Directions
Retype the whole listing below, character for character.
___
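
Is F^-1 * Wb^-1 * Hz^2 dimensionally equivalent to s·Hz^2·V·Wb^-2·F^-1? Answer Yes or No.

Left side:
  F = C/V (capacitance = charge per voltage),
      = A·s/(kg·m²·s⁻³·A⁻¹) (substituting C and V),
      = kg⁻¹·m⁻²·s⁴·A².
  So F⁻¹ = kg·m²·s⁻⁴·A⁻².
  Wb = V·s (flux: a volt is a weber per second),
      = kg·m²·s⁻²·A⁻¹.
  So Wb⁻¹ = kg⁻¹·m⁻²·s²·A.
  Hz = 1/s = s⁻¹ (frequency is cycles per second).
  So Hz² = s⁻².
  Combining: F⁻¹·Wb⁻¹·Hz² = (kg·m²·s⁻⁴·A⁻²) · (kg⁻¹·m⁻²·s²·A) · s⁻² = s⁻⁴·A⁻¹.
Right side:
  Hz = s⁻¹.
  So Hz² = s⁻².
  V = kg·m²·s⁻³·A⁻¹.
  Wb = kg·m²·s⁻²·A⁻¹.
  So Wb⁻² = kg⁻²·m⁻⁴·s⁴·A².
  F = kg⁻¹·m⁻²·s⁴·A².
  So F⁻¹ = kg·m²·s⁻⁴·A⁻².
  Combining: s·Hz²·V·Wb⁻²·F⁻¹ = s · s⁻² · (kg·m²·s⁻³·A⁻¹) · (kg⁻²·m⁻⁴·s⁴·A²) · (kg·m²·s⁻⁴·A⁻²) = s⁻⁴·A⁻¹.
Both reduce to s⁻⁴·A⁻¹.

Yes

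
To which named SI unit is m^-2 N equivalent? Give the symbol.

Pa

N = kg·m·s⁻².
Combining: m⁻²·N = m⁻² · (kg·m·s⁻²) = kg·m⁻¹·s⁻².
kg·m⁻¹·s⁻² is the base-SI form of the pascal.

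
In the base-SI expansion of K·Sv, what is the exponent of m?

2

Sv = J/kg (equivalent dose = energy per mass),
    = m²·s⁻².
Combining: K·Sv = K · (m²·s⁻²) = m²·s⁻²·K.
The exponent of m is 2.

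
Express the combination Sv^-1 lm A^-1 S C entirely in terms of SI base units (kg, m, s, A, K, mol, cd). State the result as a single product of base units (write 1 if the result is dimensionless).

Sv = J/kg (equivalent dose = energy per mass),
    = m²·s⁻².
So Sv⁻¹ = m⁻²·s².
lm = cd·sr = cd (luminous flux; sr is dimensionless).
S = 1/Ω (conductance is reciprocal resistance),
    = kg⁻¹·m⁻²·s³·A².
C = A·s = s·A (charge = current × time).
Combining: Sv⁻¹·lm·A⁻¹·S·C = (m⁻²·s²) · cd · A⁻¹ · (kg⁻¹·m⁻²·s³·A²) · (s·A) = kg⁻¹·m⁻⁴·s⁶·A²·cd.

kg⁻¹·m⁻⁴·s⁶·A²·cd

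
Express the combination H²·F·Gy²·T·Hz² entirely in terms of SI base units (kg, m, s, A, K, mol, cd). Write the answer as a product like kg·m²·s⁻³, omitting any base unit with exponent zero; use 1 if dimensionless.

H = kg·m²·s⁻²·A⁻².
So H² = kg²·m⁴·s⁻⁴·A⁻⁴.
F = kg⁻¹·m⁻²·s⁴·A².
Gy = m²·s⁻².
So Gy² = m⁴·s⁻⁴.
T = kg·s⁻²·A⁻¹.
Hz = s⁻¹.
So Hz² = s⁻².
Combining: H²·F·Gy²·T·Hz² = (kg²·m⁴·s⁻⁴·A⁻⁴) · (kg⁻¹·m⁻²·s⁴·A²) · (m⁴·s⁻⁴) · (kg·s⁻²·A⁻¹) · s⁻² = kg²·m⁶·s⁻⁸·A⁻³.

kg²·m⁶·s⁻⁸·A⁻³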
___
Output for this task
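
Is F^-1 * Wb^-1 * Hz^2 dimensionally equivalent to s·Hz^2·V·Wb^-2·F^-1? Answer Yes or No.

Left side:
  F = C/V (capacitance = charge per voltage),
      = A·s/(kg·m²·s⁻³·A⁻¹) (substituting C and V),
      = kg⁻¹·m⁻²·s⁴·A².
  So F⁻¹ = kg·m²·s⁻⁴·A⁻².
  Wb = V·s (flux: a volt is a weber per second),
      = kg·m²·s⁻²·A⁻¹.
  So Wb⁻¹ = kg⁻¹·m⁻²·s²·A.
  Hz = 1/s = s⁻¹ (frequency is cycles per second).
  So Hz² = s⁻².
  Combining: F⁻¹·Wb⁻¹·Hz² = (kg·m²·s⁻⁴·A⁻²) · (kg⁻¹·m⁻²·s²·A) · s⁻² = s⁻⁴·A⁻¹.
Right side:
  Hz = s⁻¹.
  So Hz² = s⁻².
  V = kg·m²·s⁻³·A⁻¹.
  Wb = kg·m²·s⁻²·A⁻¹.
  So Wb⁻² = kg⁻²·m⁻⁴·s⁴·A².
  F = kg⁻¹·m⁻²·s⁴·A².
  So F⁻¹ = kg·m²·s⁻⁴·A⁻².
  Combining: s·Hz²·V·Wb⁻²·F⁻¹ = s · s⁻² · (kg·m²·s⁻³·A⁻¹) · (kg⁻²·m⁻⁴·s⁴·A²) · (kg·m²·s⁻⁴·A⁻²) = s⁻⁴·A⁻¹.
Both reduce to s⁻⁴·A⁻¹.

Yes

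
To which named SI unit is m^-2 N equivalent? Give the symbol.

Pa

N = kg·m·s⁻².
Combining: m⁻²·N = m⁻² · (kg·m·s⁻²) = kg·m⁻¹·s⁻².
kg·m⁻¹·s⁻² is the base-SI form of the pascal.

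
In the base-SI expansion of K·Sv, what is the exponent of m?

2

Sv = J/kg (equivalent dose = energy per mass),
    = m²·s⁻².
Combining: K·Sv = K · (m²·s⁻²) = m²·s⁻²·K.
The exponent of m is 2.

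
Express the combination Sv^-1 lm A^-1 S C entirely in terms of SI base units (kg, m, s, A, K, mol, cd). State the result as a single product of base units (write 1 if the result is dimensionless).

Sv = J/kg (equivalent dose = energy per mass),
    = m²·s⁻².
So Sv⁻¹ = m⁻²·s².
lm = cd·sr = cd (luminous flux; sr is dimensionless).
S = 1/Ω (conductance is reciprocal resistance),
    = kg⁻¹·m⁻²·s³·A².
C = A·s = s·A (charge = current × time).
Combining: Sv⁻¹·lm·A⁻¹·S·C = (m⁻²·s²) · cd · A⁻¹ · (kg⁻¹·m⁻²·s³·A²) · (s·A) = kg⁻¹·m⁻⁴·s⁶·A²·cd.

kg⁻¹·m⁻⁴·s⁶·A²·cd

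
Express the combination H²·F·Gy²·T·Hz² entirely in terms of SI base units (kg, m, s, A, K, mol, cd). Write the answer as a product like kg·m²·s⁻³, omitting any base unit with exponent zero; use 1 if dimensionless.

H = kg·m²·s⁻²·A⁻².
So H² = kg²·m⁴·s⁻⁴·A⁻⁴.
F = kg⁻¹·m⁻²·s⁴·A².
Gy = m²·s⁻².
So Gy² = m⁴·s⁻⁴.
T = kg·s⁻²·A⁻¹.
Hz = s⁻¹.
So Hz² = s⁻².
Combining: H²·F·Gy²·T·Hz² = (kg²·m⁴·s⁻⁴·A⁻⁴) · (kg⁻¹·m⁻²·s⁴·A²) · (m⁴·s⁻⁴) · (kg·s⁻²·A⁻¹) · s⁻² = kg²·m⁶·s⁻⁸·A⁻³.

kg²·m⁶·s⁻⁸·A⁻³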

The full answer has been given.